*** Listed entries ***

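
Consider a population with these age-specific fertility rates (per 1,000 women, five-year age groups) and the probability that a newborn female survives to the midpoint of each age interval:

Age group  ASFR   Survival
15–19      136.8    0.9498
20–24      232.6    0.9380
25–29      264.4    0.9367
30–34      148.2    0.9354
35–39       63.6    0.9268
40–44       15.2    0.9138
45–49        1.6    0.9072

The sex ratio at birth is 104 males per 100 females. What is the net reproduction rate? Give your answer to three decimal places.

Proportion female at birth = 100 / (100 + 104) = 0.49020.
Survival-weighted fertility by age (5·fₓ·Sₓ):
  15–19: 5 × 136.8/1000 × 0.9498 = 0.64966
  20–24: 5 × 232.6/1000 × 0.9380 = 1.09089
  25–29: 5 × 264.4/1000 × 0.9367 = 1.23832
  30–34: 5 × 148.2/1000 × 0.9354 = 0.69313
  35–39: 5 × 63.6/1000 × 0.9268 = 0.29472
  40–44: 5 × 15.2/1000 × 0.9138 = 0.06945
  45–49: 5 × 1.6/1000 × 0.9072 = 0.00726
Sum = 4.04343
NRR = 0.49020 × 4.04343 = 1.98209
With NRR above 1 the population is above replacement fertility.

1.982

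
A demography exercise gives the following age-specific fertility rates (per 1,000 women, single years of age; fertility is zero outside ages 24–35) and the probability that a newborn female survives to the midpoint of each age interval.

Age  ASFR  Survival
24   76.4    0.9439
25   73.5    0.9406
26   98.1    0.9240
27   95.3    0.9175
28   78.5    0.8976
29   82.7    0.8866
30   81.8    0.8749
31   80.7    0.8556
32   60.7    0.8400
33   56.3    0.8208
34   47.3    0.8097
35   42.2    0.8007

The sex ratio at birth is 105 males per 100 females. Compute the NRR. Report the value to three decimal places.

Proportion female at birth = 100 / (100 + 105) = 0.48780.
Per-age-group product (1 × ASFR × survival probability):
  24: 1 × 76.4/1000 × 0.9439 = 0.07211
  25: 1 × 73.5/1000 × 0.9406 = 0.06913
  26: 1 × 98.1/1000 × 0.9240 = 0.09064
  27: 1 × 95.3/1000 × 0.9175 = 0.08744
  28: 1 × 78.5/1000 × 0.8976 = 0.07046
  29: 1 × 82.7/1000 × 0.8866 = 0.07332
  30: 1 × 81.8/1000 × 0.8749 = 0.07157
  31: 1 × 80.7/1000 × 0.8556 = 0.06905
  32: 1 × 60.7/1000 × 0.8400 = 0.05099
  33: 1 × 56.3/1000 × 0.8208 = 0.04621
  34: 1 × 47.3/1000 × 0.8097 = 0.03830
  35: 1 × 42.2/1000 × 0.8007 = 0.03379
Sum = 0.77301
NRR = 0.48780 × 0.77301 = 0.37707

0.377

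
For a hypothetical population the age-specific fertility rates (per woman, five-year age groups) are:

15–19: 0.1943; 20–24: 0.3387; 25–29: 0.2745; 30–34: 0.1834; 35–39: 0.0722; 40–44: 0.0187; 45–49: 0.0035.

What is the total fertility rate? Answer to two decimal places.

Sum of ASFRs = 0.1943 + 0.3387 + 0.2745 + 0.1834 + 0.0722 + 0.0187 + 0.0035 = 1.0853
TFR = 5 × 1.0853 = 5.4265

5.43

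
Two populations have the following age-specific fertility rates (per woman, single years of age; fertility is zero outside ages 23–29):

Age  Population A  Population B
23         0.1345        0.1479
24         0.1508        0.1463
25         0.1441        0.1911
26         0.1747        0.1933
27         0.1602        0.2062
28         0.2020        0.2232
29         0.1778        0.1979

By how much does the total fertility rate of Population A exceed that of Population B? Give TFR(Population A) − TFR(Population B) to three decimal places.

Population A:
  Sum of ASFRs = 0.1345 + 0.1508 + 0.1441 + 0.1747 + 0.1602 + 0.2020 + 0.1778 = 1.1441
  TFR = 1.1441
Population B:
  Sum of ASFRs = 0.1479 + 0.1463 + 0.1911 + 0.1933 + 0.2062 + 0.2232 + 0.1979 = 1.3059
  TFR = 1.3059
Difference = 1.1441 − 1.3059 = -0.1618

-0.162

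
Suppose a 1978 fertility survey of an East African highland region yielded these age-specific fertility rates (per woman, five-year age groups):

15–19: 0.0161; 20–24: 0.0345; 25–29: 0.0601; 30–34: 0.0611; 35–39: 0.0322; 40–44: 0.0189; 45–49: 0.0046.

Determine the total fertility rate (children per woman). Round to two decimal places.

1.14

Sum of ASFRs = 0.0161 + 0.0345 + 0.0601 + 0.0611 + 0.0322 + 0.0189 + 0.0046 = 0.2275
TFR = 5 × 0.2275 = 1.1375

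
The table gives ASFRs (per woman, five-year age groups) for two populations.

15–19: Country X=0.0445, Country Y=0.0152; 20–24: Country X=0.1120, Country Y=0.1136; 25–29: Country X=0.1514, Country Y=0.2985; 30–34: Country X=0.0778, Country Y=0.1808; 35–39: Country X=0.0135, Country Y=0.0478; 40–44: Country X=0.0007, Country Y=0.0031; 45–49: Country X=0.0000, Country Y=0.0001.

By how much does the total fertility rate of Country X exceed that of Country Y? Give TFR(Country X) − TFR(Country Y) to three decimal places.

Country X:
  Sum of ASFRs = 0.0445 + 0.1120 + 0.1514 + 0.0778 + 0.0135 + 0.0007 + 0.0000 = 0.3999
  TFR = 5 × 0.3999 = 1.9995
Country Y:
  Sum of ASFRs = 0.0152 + 0.1136 + 0.2985 + 0.1808 + 0.0478 + 0.0031 + 0.0001 = 0.6591
  TFR = 5 × 0.6591 = 3.2955
Difference = 1.9995 − 3.2955 = -1.296

-1.296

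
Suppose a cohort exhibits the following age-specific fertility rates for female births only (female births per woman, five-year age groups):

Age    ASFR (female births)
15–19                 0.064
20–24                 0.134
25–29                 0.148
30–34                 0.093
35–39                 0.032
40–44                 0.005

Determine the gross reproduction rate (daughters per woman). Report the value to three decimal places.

2.380

Sum of female ASFRs = 0.064 + 0.134 + 0.148 + 0.093 + 0.032 + 0.005 = 0.476
GRR = 5 × 0.476 = 2.38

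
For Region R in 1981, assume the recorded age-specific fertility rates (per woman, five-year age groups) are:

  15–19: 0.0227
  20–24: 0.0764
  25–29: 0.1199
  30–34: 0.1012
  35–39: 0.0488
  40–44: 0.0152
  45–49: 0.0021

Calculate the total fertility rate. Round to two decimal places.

1.93

Sum of ASFRs = 0.0227 + 0.0764 + 0.1199 + 0.1012 + 0.0488 + 0.0152 + 0.0021 = 0.3863
TFR = 5 × 0.3863 = 1.9315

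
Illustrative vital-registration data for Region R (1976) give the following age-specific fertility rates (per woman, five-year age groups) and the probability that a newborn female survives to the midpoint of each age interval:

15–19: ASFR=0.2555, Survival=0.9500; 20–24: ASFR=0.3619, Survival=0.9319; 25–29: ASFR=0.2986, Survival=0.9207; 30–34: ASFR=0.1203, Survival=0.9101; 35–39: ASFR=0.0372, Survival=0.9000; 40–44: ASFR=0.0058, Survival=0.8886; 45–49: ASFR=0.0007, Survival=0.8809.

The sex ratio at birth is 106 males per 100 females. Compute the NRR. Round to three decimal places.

Proportion female at birth = 100 / (100 + 106) = 0.48544.
Survival-weighted fertility by age (5·fₓ·Sₓ):
  15–19: 5 × 0.2555 × 0.9500 = 1.21363
  20–24: 5 × 0.3619 × 0.9319 = 1.68627
  25–29: 5 × 0.2986 × 0.9207 = 1.37461
  30–34: 5 × 0.1203 × 0.9101 = 0.54743
  35–39: 5 × 0.0372 × 0.9000 = 0.16740
  40–44: 5 × 0.0058 × 0.8886 = 0.02577
  45–49: 5 × 0.0007 × 0.8809 = 0.00308
Sum = 5.01819
NRR = 0.48544 × 5.01819 = 2.43603

2.436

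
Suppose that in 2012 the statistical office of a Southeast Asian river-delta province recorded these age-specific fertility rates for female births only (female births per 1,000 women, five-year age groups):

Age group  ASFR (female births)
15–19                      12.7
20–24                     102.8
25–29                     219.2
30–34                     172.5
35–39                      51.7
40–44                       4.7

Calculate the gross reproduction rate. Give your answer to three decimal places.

Sum of female ASFRs = 12.7 + 102.8 + 219.2 + 172.5 + 51.7 + 4.7 = 563.6
GRR = 5 × 563.6 / 1000 = 2.818

2.818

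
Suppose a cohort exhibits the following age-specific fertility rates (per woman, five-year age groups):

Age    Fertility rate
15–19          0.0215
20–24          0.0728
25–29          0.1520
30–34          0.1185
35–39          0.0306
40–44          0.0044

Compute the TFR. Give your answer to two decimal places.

2.00

Sum of ASFRs = 0.0215 + 0.0728 + 0.1520 + 0.1185 + 0.0306 + 0.0044 = 0.3998
TFR = 5 × 0.3998 = 1.999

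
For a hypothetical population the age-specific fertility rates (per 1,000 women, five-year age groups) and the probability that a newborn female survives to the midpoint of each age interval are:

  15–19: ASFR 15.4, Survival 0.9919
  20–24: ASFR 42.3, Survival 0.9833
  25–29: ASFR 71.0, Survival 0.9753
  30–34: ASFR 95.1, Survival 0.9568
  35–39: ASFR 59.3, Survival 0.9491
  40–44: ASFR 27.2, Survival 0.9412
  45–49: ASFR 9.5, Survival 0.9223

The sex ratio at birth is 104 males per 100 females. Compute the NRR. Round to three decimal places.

Proportion female at birth = 100 / (100 + 104) = 0.49020.
Each age group contributes 5 × ASFR × survival:
  15–19: 5 × 15.4/1000 × 0.9919 = 0.07638
  20–24: 5 × 42.3/1000 × 0.9833 = 0.20797
  25–29: 5 × 71.0/1000 × 0.9753 = 0.34623
  30–34: 5 × 95.1/1000 × 0.9568 = 0.45496
  35–39: 5 × 59.3/1000 × 0.9491 = 0.28141
  40–44: 5 × 27.2/1000 × 0.9412 = 0.12800
  45–49: 5 × 9.5/1000 × 0.9223 = 0.04381
Sum = 1.53876
NRR = 0.49020 × 1.53876 = 0.75430

0.754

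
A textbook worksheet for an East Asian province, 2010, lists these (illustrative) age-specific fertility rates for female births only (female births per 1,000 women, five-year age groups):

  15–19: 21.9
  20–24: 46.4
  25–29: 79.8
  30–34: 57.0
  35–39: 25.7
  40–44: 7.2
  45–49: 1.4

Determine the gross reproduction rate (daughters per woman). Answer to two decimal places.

Sum of female ASFRs = 21.9 + 46.4 + 79.8 + 57.0 + 25.7 + 7.2 + 1.4 = 239.4
GRR = 5 × 239.4 / 1000 = 1.197

1.20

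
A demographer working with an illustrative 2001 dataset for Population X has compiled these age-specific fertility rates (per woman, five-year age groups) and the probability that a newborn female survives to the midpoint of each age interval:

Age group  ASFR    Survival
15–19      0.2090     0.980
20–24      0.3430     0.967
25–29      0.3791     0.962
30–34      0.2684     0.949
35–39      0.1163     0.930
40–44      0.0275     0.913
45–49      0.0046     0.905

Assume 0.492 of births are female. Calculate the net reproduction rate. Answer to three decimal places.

3.182

Proportion female at birth = 0.492.
Survival-weighted fertility by age (5·fₓ·Sₓ):
  15–19: 5 × 0.2090 × 0.980 = 1.02410
  20–24: 5 × 0.3430 × 0.967 = 1.65841
  25–29: 5 × 0.3791 × 0.962 = 1.82347
  30–34: 5 × 0.2684 × 0.949 = 1.27356
  35–39: 5 × 0.1163 × 0.930 = 0.54080
  40–44: 5 × 0.0275 × 0.913 = 0.12554
  45–49: 5 × 0.0046 × 0.905 = 0.02082
Sum = 6.46670
NRR = 0.492 × 6.46670 = 3.18162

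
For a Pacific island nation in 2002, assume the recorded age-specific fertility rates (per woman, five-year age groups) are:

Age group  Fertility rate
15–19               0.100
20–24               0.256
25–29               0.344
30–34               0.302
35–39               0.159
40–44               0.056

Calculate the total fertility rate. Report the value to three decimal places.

Sum of ASFRs = 0.100 + 0.256 + 0.344 + 0.302 + 0.159 + 0.056 = 1.217
TFR = 5 × 1.217 = 6.085

6.085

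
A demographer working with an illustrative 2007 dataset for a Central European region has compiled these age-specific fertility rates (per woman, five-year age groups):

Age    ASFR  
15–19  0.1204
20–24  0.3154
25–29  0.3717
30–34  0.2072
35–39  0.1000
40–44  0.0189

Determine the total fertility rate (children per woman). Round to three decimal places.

Sum of ASFRs = 0.1204 + 0.3154 + 0.3717 + 0.2072 + 0.1000 + 0.0189 = 1.1336
TFR = 5 × 1.1336 = 5.668

5.668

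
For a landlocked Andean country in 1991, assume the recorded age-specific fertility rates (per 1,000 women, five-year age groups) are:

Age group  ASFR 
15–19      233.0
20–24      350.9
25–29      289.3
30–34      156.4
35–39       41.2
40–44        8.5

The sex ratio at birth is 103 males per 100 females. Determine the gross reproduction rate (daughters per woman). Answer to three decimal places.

2.658

Proportion female at birth = 100 / (100 + 103) = 0.49261.
Sum of ASFRs = 233.0 + 350.9 + 289.3 + 156.4 + 41.2 + 8.5 = 1079.3
TFR = 5 × 1079.3 / 1000 = 5.3965
GRR = 0.49261 × 5.3965 = 2.65837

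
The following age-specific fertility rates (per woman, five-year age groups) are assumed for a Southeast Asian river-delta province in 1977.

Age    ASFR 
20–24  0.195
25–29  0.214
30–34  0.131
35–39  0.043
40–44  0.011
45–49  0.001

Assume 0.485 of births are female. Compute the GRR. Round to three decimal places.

1.443

Proportion female at birth = 0.485.
Sum of ASFRs = 0.195 + 0.214 + 0.131 + 0.043 + 0.011 + 0.001 = 0.595
TFR = 5 × 0.595 = 2.975
GRR = 0.485 × 2.975 = 1.44288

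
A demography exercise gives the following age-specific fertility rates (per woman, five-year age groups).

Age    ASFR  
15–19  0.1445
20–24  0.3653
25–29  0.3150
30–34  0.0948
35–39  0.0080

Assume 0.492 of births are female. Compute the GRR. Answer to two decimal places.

Proportion female at birth = 0.492.
Sum of ASFRs = 0.1445 + 0.3653 + 0.3150 + 0.0948 + 0.0080 = 0.9276
TFR = 5 × 0.9276 = 4.638
GRR = 0.492 × 4.638 = 2.28190

2.28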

*** End of Listed entries ***

- _Exercise goal_: Starting at the line that has "Calculate the gross" in the records above, restate word for word every line until the one that has "25–29: ASFR 71.0, Survival 0.9753", and include that one as well.

- _Response area_:
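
Calculate the gross reproduction rate. Give your answer to three decimal places.

Sum of female ASFRs = 12.7 + 102.8 + 219.2 + 172.5 + 51.7 + 4.7 = 563.6
GRR = 5 × 563.6 / 1000 = 2.818

2.818

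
Suppose a cohort exhibits the following age-specific fertility rates (per woman, five-year age groups):

Age    Fertility rate
15–19          0.0215
20–24          0.0728
25–29          0.1520
30–34          0.1185
35–39          0.0306
40–44          0.0044

Compute the TFR. Give your answer to two decimal places.

2.00

Sum of ASFRs = 0.0215 + 0.0728 + 0.1520 + 0.1185 + 0.0306 + 0.0044 = 0.3998
TFR = 5 × 0.3998 = 1.999

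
For a hypothetical population the age-specific fertility rates (per 1,000 women, five-year age groups) and the probability that a newborn female survives to the midpoint of each age interval are:

  15–19: ASFR 15.4, Survival 0.9919
  20–24: ASFR 42.3, Survival 0.9833
  25–29: ASFR 71.0, Survival 0.9753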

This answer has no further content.